### What is needed
From the entries below, work out how many lines contain the string "RudK"; answer with the number alone.

Collected data
***
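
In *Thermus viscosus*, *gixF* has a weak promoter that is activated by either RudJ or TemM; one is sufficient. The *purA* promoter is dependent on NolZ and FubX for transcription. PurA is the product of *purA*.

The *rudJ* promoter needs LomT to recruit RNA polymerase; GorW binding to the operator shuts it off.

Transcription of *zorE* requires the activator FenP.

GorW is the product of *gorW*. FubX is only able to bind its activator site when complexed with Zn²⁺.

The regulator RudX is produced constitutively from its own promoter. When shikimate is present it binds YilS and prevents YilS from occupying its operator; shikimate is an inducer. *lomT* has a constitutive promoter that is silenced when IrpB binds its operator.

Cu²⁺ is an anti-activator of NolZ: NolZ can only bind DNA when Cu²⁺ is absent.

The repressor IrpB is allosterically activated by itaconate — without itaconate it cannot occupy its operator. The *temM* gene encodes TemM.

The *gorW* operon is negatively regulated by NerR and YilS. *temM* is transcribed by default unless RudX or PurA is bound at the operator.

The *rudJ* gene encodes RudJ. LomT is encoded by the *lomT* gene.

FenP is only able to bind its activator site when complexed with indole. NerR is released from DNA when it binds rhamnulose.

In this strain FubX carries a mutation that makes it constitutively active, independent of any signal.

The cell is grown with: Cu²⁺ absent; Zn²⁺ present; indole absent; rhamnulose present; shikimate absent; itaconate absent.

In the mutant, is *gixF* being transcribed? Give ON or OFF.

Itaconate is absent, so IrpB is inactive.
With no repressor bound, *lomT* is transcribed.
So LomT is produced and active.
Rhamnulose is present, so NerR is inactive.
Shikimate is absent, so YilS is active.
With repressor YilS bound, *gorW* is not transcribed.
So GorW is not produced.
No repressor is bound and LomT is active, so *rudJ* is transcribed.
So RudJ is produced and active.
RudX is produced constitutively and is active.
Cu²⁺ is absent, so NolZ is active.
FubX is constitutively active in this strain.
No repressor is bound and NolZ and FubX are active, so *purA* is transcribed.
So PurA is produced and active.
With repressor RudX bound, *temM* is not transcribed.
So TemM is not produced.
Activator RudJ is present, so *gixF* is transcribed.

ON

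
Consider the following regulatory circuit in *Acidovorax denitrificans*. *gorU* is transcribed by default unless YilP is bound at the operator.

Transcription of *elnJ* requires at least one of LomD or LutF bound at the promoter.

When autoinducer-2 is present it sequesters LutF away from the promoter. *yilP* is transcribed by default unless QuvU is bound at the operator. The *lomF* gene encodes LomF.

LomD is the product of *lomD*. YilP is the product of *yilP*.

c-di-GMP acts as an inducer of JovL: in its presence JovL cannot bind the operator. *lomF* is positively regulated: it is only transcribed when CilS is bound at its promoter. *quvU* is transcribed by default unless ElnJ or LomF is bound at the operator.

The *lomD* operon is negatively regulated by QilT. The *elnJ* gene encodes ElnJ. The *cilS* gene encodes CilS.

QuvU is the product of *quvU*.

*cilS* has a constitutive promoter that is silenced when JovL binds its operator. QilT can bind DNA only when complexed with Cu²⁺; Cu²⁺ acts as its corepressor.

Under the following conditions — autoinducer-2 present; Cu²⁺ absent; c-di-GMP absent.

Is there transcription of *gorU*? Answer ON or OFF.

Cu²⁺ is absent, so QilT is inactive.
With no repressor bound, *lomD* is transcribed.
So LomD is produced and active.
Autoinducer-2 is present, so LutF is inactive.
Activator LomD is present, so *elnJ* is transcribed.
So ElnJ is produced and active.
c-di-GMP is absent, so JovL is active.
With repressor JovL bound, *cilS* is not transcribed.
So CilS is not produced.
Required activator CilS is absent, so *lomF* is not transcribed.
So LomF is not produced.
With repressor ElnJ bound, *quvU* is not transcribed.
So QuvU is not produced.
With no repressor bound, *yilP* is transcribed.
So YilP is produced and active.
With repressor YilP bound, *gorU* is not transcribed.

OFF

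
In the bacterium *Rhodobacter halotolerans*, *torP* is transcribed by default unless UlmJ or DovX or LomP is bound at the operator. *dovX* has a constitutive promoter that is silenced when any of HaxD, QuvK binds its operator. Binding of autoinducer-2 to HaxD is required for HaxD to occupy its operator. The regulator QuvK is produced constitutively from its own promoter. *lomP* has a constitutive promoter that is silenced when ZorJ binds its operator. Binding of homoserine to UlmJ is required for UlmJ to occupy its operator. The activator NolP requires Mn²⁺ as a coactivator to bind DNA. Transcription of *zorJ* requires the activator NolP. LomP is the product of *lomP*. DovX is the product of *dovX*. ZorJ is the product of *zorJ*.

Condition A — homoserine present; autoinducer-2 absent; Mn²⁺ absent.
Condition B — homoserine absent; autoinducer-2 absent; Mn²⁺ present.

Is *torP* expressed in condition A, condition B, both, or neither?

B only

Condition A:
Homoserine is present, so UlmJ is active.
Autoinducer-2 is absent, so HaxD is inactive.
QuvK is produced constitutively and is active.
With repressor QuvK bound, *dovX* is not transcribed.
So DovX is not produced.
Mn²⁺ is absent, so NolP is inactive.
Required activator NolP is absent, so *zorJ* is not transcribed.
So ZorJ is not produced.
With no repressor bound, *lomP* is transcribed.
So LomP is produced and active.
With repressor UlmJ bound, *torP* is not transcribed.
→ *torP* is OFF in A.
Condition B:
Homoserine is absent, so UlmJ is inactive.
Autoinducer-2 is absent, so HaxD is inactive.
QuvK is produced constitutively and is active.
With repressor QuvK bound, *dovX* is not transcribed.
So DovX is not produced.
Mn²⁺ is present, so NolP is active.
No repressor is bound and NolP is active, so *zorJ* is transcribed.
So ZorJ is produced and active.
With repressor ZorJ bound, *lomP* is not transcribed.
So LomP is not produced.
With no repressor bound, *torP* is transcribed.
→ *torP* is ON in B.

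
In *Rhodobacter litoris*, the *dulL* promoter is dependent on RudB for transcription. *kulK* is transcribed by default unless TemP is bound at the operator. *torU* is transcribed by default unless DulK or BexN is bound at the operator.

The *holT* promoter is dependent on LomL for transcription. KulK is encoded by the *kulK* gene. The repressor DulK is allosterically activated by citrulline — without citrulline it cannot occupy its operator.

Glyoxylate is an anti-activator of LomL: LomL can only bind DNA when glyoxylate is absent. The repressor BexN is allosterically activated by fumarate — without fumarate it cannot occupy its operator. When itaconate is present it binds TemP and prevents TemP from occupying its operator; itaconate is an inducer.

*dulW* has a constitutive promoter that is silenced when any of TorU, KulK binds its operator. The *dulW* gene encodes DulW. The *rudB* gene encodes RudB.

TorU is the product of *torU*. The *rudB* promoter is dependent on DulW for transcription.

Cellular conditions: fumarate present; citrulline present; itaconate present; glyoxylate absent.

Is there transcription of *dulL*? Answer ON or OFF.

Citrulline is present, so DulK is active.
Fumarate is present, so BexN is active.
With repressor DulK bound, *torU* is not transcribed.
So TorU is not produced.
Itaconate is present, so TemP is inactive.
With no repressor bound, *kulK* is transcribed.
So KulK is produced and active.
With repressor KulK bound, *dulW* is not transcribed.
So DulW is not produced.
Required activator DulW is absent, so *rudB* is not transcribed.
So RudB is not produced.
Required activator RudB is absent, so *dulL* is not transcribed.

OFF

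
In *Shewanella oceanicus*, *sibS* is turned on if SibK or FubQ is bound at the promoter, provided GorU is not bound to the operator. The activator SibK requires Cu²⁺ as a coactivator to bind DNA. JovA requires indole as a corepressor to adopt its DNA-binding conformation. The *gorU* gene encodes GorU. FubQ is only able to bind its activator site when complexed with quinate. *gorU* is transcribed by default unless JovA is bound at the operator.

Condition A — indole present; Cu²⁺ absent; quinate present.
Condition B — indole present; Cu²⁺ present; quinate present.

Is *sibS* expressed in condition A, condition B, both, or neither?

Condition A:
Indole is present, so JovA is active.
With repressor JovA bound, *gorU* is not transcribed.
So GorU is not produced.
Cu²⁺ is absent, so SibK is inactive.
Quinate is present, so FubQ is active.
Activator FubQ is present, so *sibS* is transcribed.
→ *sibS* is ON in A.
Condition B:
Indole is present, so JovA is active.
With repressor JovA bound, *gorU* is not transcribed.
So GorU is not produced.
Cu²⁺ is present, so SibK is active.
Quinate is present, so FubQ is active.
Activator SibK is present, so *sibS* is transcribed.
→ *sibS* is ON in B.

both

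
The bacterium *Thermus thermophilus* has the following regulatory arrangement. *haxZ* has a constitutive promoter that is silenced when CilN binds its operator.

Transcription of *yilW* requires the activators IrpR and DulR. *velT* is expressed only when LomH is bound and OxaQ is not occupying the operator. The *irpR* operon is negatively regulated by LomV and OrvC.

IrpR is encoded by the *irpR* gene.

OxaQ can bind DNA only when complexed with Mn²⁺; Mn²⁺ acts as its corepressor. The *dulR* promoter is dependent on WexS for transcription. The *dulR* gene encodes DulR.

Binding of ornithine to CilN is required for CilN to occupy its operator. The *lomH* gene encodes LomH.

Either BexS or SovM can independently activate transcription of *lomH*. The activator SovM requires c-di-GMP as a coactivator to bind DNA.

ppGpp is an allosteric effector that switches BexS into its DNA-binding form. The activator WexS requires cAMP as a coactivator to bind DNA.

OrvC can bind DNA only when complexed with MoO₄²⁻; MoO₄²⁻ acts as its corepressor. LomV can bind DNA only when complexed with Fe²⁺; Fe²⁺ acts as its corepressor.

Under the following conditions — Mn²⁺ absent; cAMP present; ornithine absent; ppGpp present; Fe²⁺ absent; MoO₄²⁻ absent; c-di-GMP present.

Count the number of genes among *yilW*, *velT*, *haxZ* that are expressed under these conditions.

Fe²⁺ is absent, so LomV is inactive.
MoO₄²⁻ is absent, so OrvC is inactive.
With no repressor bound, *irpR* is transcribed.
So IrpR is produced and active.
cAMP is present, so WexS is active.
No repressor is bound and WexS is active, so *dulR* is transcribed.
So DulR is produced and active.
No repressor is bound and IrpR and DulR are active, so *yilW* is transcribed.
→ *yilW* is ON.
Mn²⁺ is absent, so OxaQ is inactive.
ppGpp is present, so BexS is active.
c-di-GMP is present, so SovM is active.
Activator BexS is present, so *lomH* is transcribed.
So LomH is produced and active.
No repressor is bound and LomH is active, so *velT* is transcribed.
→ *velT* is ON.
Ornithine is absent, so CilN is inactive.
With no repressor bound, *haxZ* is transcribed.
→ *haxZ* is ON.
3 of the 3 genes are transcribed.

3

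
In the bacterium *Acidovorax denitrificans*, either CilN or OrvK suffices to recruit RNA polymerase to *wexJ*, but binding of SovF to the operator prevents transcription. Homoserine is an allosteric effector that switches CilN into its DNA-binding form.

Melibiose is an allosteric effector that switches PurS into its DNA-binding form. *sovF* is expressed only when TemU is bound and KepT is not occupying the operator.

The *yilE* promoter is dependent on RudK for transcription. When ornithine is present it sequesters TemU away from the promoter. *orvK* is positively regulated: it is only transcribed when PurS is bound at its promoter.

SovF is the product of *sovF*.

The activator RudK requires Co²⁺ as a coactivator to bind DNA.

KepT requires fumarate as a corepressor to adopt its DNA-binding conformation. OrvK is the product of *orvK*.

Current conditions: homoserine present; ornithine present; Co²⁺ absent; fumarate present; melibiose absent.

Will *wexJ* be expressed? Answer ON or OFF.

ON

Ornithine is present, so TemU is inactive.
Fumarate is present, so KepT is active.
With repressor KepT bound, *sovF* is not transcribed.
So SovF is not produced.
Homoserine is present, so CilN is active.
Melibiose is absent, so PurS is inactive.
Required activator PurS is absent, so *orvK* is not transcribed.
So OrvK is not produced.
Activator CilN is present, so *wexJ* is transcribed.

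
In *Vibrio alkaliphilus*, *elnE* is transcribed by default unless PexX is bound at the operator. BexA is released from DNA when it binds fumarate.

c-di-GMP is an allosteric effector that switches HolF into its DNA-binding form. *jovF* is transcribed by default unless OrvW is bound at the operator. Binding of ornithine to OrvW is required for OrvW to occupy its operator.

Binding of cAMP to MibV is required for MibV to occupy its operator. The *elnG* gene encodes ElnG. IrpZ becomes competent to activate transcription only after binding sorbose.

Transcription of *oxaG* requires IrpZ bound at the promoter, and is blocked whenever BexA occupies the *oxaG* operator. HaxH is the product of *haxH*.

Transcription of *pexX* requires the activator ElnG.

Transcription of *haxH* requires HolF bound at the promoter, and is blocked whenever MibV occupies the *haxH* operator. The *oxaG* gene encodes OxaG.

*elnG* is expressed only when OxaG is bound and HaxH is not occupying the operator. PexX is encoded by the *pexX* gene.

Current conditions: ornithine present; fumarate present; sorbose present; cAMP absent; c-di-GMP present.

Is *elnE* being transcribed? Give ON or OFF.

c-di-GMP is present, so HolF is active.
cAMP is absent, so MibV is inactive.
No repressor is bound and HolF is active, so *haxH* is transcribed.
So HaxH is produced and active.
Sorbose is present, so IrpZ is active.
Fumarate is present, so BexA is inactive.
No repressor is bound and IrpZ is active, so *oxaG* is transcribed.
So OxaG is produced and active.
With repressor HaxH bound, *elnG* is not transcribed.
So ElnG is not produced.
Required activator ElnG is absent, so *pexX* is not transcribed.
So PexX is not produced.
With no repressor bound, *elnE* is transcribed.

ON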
***
### Output below
2